TASK ITEM: Look below for the line containing "171.134.96.80/30 via R17"; from there, print each line exactly up to and including the line containing "A packet destined", and stop.
AVAILABLE RECORDS START
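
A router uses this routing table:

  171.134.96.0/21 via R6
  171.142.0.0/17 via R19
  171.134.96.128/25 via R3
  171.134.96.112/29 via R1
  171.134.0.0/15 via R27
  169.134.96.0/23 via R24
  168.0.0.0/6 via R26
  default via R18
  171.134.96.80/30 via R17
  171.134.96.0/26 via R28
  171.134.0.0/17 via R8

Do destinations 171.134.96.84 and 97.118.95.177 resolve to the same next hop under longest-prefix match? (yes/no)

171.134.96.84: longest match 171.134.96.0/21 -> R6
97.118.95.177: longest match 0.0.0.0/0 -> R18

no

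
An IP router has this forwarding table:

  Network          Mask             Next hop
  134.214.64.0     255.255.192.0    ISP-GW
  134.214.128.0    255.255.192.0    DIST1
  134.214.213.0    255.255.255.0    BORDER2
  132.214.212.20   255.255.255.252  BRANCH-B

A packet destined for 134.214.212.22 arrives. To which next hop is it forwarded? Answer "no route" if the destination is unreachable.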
AVAILABLE RECORDS END
AVAILABLE RECORDS START
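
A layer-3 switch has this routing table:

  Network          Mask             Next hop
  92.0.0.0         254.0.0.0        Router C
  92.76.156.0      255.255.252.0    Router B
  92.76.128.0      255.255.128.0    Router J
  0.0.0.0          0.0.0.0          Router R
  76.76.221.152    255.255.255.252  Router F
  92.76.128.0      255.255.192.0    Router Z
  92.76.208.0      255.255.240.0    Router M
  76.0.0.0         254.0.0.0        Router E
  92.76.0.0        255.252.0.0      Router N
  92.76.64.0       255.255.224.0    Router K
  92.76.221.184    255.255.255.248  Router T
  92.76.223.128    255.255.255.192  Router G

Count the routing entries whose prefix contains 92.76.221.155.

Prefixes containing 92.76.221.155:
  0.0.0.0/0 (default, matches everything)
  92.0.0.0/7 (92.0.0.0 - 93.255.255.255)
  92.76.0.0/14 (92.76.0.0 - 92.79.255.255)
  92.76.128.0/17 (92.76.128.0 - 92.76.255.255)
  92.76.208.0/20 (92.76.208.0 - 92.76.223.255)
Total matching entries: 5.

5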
AVAILABLE RECORDS END
TASK ANSWER:
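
  171.134.96.80/30 via R17
  171.134.96.0/26 via R28
  171.134.0.0/17 via R8

Do destinations 171.134.96.84 and 97.118.95.177 resolve to the same next hop under longest-prefix match? (yes/no)

171.134.96.84: longest match 171.134.96.0/21 -> R6
97.118.95.177: longest match 0.0.0.0/0 -> R18

no

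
An IP router has this forwarding table:

  Network          Mask             Next hop
  134.214.64.0     255.255.192.0    ISP-GW
  134.214.128.0    255.255.192.0    DIST1
  134.214.213.0    255.255.255.0    BORDER2
  132.214.212.20   255.255.255.252  BRANCH-B

A packet destined for 134.214.212.22 arrives. To which next hop is it forwarded? Answer "no route" if the destination is unreachable.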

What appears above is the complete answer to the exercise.